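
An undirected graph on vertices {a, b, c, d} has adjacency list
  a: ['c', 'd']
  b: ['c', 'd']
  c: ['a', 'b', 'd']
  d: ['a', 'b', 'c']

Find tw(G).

2

A width-2 tree decomposition is:
Bags: B1 = {b, c, d}  B2 = {a, c, d}
Tree: B1–B2
Each bag holds 3 vertices, so the decomposition has width 2, which upper-bounds the treewidth. For the lower bound, the 3 vertices {a, c, d} are pairwise adjacent, and any tree decomposition puts a clique entirely inside one bag — forcing width ≥ 2. Combining the bounds, tw(G) = 2.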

———

# HOW TO COMPLETE THIS TASK
Please repeat the listing above in full and exactly.

# SOLUTION BELOW
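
An undirected graph on vertices {a, b, c, d} has adjacency list
  a: ['c', 'd']
  b: ['c', 'd']
  c: ['a', 'b', 'd']
  d: ['a', 'b', 'c']

Find tw(G).

2

A width-2 tree decomposition is:
Bags: B1 = {b, c, d}  B2 = {a, c, d}
Tree: B1–B2
Each bag holds 3 vertices, so the decomposition has width 2, which upper-bounds the treewidth. For the lower bound, the 3 vertices {a, c, d} are pairwise adjacent, and any tree decomposition puts a clique entirely inside one bag — forcing width ≥ 2. Combining the bounds, tw(G) = 2.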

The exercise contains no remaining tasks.